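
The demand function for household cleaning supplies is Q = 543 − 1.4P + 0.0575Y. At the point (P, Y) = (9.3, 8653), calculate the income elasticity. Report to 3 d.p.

0.484

At P = 9.3, Y = 8653: Q = 1027.528.
Holding P constant, ∂Q/∂Y = 0.0575.
η_Y = (∂Q/∂Y)·(Y/Q) = 0.0575 × (8653/1027.528) = 0.484.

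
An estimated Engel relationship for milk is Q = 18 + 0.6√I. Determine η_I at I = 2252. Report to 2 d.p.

0.31

At I = 2252: Q = 46.473.
dQ/dI = 0.6/(2√I) = 0.00632175 at this income.
η = (dQ/dI)·(I/Q) = 0.00632175 × (2252/46.473) = 0.31.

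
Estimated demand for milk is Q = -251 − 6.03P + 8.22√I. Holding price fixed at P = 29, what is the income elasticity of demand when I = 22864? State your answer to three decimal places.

0.761

At P = 29, I = 22864: Q = 817.064.
Holding P constant, ∂Q/∂I = 8.22/(2√I) = 0.027181.
η_I = (∂Q/∂I)·(I/Q) = 0.027181 × (22864/817.064) = 0.761.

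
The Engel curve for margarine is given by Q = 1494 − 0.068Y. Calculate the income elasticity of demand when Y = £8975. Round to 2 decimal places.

At Y = 8975: Q = 883.700.
dQ/dY = −0.068.
η = (dQ/dY)·(Y/Q) = -0.068 × (8975/883.700) = -0.69.

-0.69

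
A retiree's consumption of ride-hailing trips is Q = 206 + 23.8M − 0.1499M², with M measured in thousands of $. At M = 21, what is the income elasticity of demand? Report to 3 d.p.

At M = 21: Q = 639.6941.
dQ/dM = 23.8 − 0.2998M = 17.50420.
η = (dQ/dM)·(M/Q) = 17.50420 × (21/639.6941) = 0.575.

0.575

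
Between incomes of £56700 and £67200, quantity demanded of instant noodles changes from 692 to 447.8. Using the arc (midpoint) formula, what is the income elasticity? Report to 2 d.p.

ΔQ = 447.8 − 692 = -244.2; midpoint Q̄ = (692 + 447.8)/2 = 569.9.
ΔI = 67200 − 56700 = 10500; midpoint Ī = (56700 + 67200)/2 = 61950.
η = (ΔQ/Q̄) ÷ (ΔI/Ī) = (-244.2/569.9) ÷ (10500/61950) = -2.53.

-2.53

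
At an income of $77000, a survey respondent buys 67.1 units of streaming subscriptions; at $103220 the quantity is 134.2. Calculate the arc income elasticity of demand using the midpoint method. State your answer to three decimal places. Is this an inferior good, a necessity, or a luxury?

ΔQ = 134.2 − 67.1 = 67.1; midpoint Q̄ = (67.1 + 134.2)/2 = 100.65.
ΔI = 103220 − 77000 = 26220; midpoint Ī = (77000 + 103220)/2 = 90110.
η = (ΔQ/Q̄) ÷ (ΔI/Ī) = (67.1/100.65) ÷ (26220/90110) = 2.291.
η > 1 ⇒ luxury.

2.291 (luxury)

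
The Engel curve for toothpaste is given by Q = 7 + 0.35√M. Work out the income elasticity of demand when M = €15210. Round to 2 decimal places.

0.43

At M = 15210: Q = 50.165.
dQ/dM = 0.35/(2√M) = 0.00141897 at this income.
η = (dQ/dM)·(M/Q) = 0.00141897 × (15210/50.165) = 0.43.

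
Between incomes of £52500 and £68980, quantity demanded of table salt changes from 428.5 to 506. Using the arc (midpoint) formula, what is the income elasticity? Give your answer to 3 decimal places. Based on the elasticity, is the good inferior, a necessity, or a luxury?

0.611 (necessity)

ΔQ = 506 − 428.5 = 77.5; midpoint Q̄ = (428.5 + 506)/2 = 467.25.
ΔI = 68980 − 52500 = 16480; midpoint Ī = (52500 + 68980)/2 = 60740.
η = (ΔQ/Q̄) ÷ (ΔI/Ī) = (77.5/467.25) ÷ (16480/60740) = 0.611.
0 < η < 1 ⇒ necessity.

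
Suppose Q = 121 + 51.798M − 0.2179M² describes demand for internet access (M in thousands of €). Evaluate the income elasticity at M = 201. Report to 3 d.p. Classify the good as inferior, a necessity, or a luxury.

-4.162 (inferior good)

At M = 201: Q = 1729.0201.
dQ/dM = 51.798 − 0.4358M = -35.79780.
η = (dQ/dM)·(M/Q) = -35.79780 × (201/1729.0201) = -4.162.
η < 0 ⇒ inferior good.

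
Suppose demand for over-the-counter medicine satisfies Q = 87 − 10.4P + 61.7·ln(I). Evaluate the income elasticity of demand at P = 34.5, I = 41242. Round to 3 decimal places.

0.161

At P = 34.5, I = 41242: Q = 383.899.
Holding P constant, ∂Q/∂I = 61.7/I = 0.00149605.
η_I = (∂Q/∂I)·(I/Q) = 0.00149605 × (41242/383.899) = 0.161.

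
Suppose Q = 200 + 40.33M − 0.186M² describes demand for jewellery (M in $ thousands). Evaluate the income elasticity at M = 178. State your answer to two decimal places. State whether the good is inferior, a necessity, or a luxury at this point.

At M = 178: Q = 1485.5160.
dQ/dM = 40.33 − 0.372M = -25.88600.
η = (dQ/dM)·(M/Q) = -25.88600 × (178/1485.5160) = -3.10.
η < 0 ⇒ inferior good.

-3.10 (inferior good)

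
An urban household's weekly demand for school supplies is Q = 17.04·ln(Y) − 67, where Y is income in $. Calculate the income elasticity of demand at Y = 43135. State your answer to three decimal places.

0.148

At Y = 43135: Q = 114.852.
dQ/dY = 17.04/Y = 0.000395039 at this income.
η = (dQ/dY)·(Y/Q) = 0.000395039 × (43135/114.852) = 0.148.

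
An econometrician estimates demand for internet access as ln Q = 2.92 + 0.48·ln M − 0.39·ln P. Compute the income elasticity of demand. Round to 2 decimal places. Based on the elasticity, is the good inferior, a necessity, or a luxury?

In a log-linear demand, the coefficient on ln M is the income elasticity.
So η = 0.48.
0 < η < 1 ⇒ necessity.

0.48 (necessity)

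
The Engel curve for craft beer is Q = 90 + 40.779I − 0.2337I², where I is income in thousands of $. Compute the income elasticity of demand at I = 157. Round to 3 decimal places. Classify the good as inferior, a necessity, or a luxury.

At I = 157: Q = 731.8317.
dQ/dI = 40.779 − 0.4674I = -32.60280.
η = (dQ/dI)·(I/Q) = -32.60280 × (157/731.8317) = -6.994.
η < 0 ⇒ inferior good.

-6.994 (inferior good)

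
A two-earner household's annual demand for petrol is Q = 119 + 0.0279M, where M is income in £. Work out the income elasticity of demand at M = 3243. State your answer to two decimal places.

0.43

At M = 3243: Q = 209.480.
dQ/dM = 0.0279.
η = (dQ/dM)·(M/Q) = 0.0279 × (3243/209.480) = 0.43.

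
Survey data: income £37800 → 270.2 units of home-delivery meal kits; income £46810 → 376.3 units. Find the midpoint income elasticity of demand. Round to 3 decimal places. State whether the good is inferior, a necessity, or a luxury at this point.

1.541 (luxury)

ΔQ = 376.3 − 270.2 = 106.1; midpoint Q̄ = (270.2 + 376.3)/2 = 323.25.
ΔI = 46810 − 37800 = 9010; midpoint Ī = (37800 + 46810)/2 = 42305.
η = (ΔQ/Q̄) ÷ (ΔI/Ī) = (106.1/323.25) ÷ (9010/42305) = 1.541.
η > 1 ⇒ luxury.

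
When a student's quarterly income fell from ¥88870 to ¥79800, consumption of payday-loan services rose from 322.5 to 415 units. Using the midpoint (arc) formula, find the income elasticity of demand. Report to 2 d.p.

ΔQ = 415 − 322.5 = 92.5; midpoint Q̄ = (322.5 + 415)/2 = 368.75.
ΔI = 79800 − 88870 = -9070; midpoint Ī = (88870 + 79800)/2 = 84335.
η = (ΔQ/Q̄) ÷ (ΔI/Ī) = (92.5/368.75) ÷ (-9070/84335) = -2.33.

-2.33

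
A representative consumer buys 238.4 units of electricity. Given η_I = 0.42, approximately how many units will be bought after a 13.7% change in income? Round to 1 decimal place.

252.1

%ΔQ ≈ η × %ΔI = 0.42 × 13.7% = 5.754%.
New Q ≈ 238.4 × (1 + 0.05754) = 252.1.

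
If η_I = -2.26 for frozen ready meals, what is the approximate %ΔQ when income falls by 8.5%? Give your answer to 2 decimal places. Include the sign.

19.21%

%ΔQ ≈ η × %ΔI = -2.26 × (-8.5%) = 19.21%.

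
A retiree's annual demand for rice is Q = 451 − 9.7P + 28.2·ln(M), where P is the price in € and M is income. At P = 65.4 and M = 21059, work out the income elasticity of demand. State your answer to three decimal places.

At P = 65.4, M = 21059: Q = 97.353.
Holding P constant, ∂Q/∂M = 28.2/M = 0.00133909.
η_M = (∂Q/∂M)·(M/Q) = 0.00133909 × (21059/97.353) = 0.290.

0.290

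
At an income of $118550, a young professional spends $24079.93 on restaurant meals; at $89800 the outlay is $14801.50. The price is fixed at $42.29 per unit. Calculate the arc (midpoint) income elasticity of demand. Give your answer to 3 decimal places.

1.729

With a constant price, Q₁ = 24079.93/42.29 = 569.400 and Q₂ = 14801.50/42.29 = 350.000 (equivalently, work directly with expenditure since P cancels).
Midpoint %ΔQ = (14801.50 − 24079.93)/19440.72 = -0.47727; midpoint %ΔI = (89800 − 118550)/104175 = -0.27598.
η = -0.47727 / -0.27598 = 1.729.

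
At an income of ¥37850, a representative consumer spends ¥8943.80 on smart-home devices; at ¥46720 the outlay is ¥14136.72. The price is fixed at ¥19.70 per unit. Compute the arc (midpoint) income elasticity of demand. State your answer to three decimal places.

With a constant price, Q₁ = 8943.80/19.70 = 454.000 and Q₂ = 14136.72/19.70 = 717.600 (equivalently, work directly with expenditure since P cancels).
Midpoint %ΔQ = (14136.72 − 8943.80)/11540.26 = 0.44998; midpoint %ΔI = (46720 − 37850)/42285 = 0.20977.
η = 0.44998 / 0.20977 = 2.145.

2.145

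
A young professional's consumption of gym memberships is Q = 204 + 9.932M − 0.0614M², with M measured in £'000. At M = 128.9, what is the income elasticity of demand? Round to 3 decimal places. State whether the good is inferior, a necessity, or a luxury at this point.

-1.638 (inferior good)

At M = 128.9: Q = 464.0609.
dQ/dM = 9.932 − 0.1228M = -5.89692.
η = (dQ/dM)·(M/Q) = -5.89692 × (128.9/464.0609) = -1.638.
η < 0 ⇒ inferior good.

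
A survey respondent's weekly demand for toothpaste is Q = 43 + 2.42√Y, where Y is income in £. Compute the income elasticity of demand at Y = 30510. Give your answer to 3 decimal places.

0.454

At Y = 30510: Q = 465.704.
dQ/dY = 2.42/(2√Y) = 0.0069273 at this income.
η = (dQ/dY)·(Y/Q) = 0.0069273 × (30510/465.704) = 0.454.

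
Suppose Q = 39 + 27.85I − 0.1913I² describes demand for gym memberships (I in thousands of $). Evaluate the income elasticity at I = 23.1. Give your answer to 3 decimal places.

At I = 23.1: Q = 580.2554.
dQ/dI = 27.85 − 0.3826I = 19.01194.
η = (dQ/dI)·(I/Q) = 19.01194 × (23.1/580.2554) = 0.757.

0.757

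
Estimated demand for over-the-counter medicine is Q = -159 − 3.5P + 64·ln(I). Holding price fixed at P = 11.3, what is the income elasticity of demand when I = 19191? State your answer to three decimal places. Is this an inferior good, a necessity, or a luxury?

At P = 11.3, I = 19191: Q = 432.631.
Holding P constant, ∂Q/∂I = 64/I = 0.0033349.
η_I = (∂Q/∂I)·(I/Q) = 0.0033349 × (19191/432.631) = 0.148.
Since 0 < η < 1, this is a necessity.

0.148 (necessity)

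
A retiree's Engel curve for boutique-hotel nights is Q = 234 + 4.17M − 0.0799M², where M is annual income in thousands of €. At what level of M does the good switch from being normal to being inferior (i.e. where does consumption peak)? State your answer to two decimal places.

dQ/dM = 4.17 − 0.1598M.
The good is inferior where dQ/dM < 0. Setting dQ/dM = 0 gives M = 4.17 / 0.1598 = 26.10.

26.10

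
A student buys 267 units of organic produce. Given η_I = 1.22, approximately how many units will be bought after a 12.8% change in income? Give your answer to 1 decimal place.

308.7

%ΔQ ≈ η × %ΔI = 1.22 × 12.8% = 15.616%.
New Q ≈ 267 × (1 + 0.15616) = 308.7.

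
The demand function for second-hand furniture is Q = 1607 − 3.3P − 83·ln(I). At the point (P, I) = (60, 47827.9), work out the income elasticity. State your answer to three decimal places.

At P = 60, I = 47827.9: Q = 514.645.
Holding P constant, ∂Q/∂I = -83/I = -0.00173539.
η_I = (∂Q/∂I)·(I/Q) = -0.00173539 × (47827.9/514.645) = -0.161.

-0.161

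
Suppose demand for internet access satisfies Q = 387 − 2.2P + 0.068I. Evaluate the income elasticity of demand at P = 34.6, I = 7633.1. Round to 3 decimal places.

At P = 34.6, I = 7633.1: Q = 829.931.
Holding P constant, ∂Q/∂I = 0.068.
η_I = (∂Q/∂I)·(I/Q) = 0.068 × (7633.1/829.931) = 0.625.

0.625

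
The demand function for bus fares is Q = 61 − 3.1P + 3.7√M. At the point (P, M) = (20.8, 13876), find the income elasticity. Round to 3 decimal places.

At P = 20.8, M = 13876: Q = 432.367.
Holding P constant, ∂Q/∂M = 3.7/(2√M) = 0.0157051.
η_M = (∂Q/∂M)·(M/Q) = 0.0157051 × (13876/432.367) = 0.504.

0.504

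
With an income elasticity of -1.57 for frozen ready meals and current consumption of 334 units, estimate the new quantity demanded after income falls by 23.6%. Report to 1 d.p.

%ΔQ ≈ η × %ΔI = -1.57 × (-23.6%) = 37.052%.
New Q ≈ 334 × (1 + 0.37052) = 457.8.

457.8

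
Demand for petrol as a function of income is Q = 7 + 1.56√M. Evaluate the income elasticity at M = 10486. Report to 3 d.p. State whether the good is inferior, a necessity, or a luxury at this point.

0.479 (necessity)

At M = 10486: Q = 166.746.
dQ/dM = 1.56/(2√M) = 0.0076171 at this income.
η = (dQ/dM)·(M/Q) = 0.0076171 × (10486/166.746) = 0.479.
Since 0 < η < 1, the good is a necessity.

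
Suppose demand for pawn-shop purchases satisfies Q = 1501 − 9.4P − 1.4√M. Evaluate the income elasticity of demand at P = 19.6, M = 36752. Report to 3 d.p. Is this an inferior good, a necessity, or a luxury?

-0.128 (inferior good)

At P = 19.6, M = 36752: Q = 1048.369.
Holding P constant, ∂Q/∂M = -1.4/(2√M) = -0.00365138.
η_M = (∂Q/∂M)·(M/Q) = -0.00365138 × (36752/1048.369) = -0.128.
Since η < 0, this is an inferior good.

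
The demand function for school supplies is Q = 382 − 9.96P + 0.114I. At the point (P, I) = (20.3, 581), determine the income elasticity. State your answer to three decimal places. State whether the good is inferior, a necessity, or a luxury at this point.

At P = 20.3, I = 581: Q = 246.046.
Holding P constant, ∂Q/∂I = 0.114.
η_I = (∂Q/∂I)·(I/Q) = 0.114 × (581/246.046) = 0.269.
Since 0 < η < 1, this is a necessity.

0.269 (necessity)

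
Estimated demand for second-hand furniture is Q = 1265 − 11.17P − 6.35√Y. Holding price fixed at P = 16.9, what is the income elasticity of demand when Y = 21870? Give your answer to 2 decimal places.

At P = 16.9, Y = 21870: Q = 137.157.
Holding P constant, ∂Q/∂Y = -6.35/(2√Y) = -0.0214694.
η_Y = (∂Q/∂Y)·(Y/Q) = -0.0214694 × (21870/137.157) = -3.42.

-3.42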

****

Set down exactly, and only, the lines from the one with "Estimated demand for second-hand" to the final line of the data.

> _Written solution_
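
Estimated demand for second-hand furniture is Q = 1265 − 11.17P − 6.35√Y. Holding price fixed at P = 16.9, what is the income elasticity of demand when Y = 21870? Give your answer to 2 decimal places.

At P = 16.9, Y = 21870: Q = 137.157.
Holding P constant, ∂Q/∂Y = -6.35/(2√Y) = -0.0214694.
η_Y = (∂Q/∂Y)·(Y/Q) = -0.0214694 × (21870/137.157) = -3.42.

-3.42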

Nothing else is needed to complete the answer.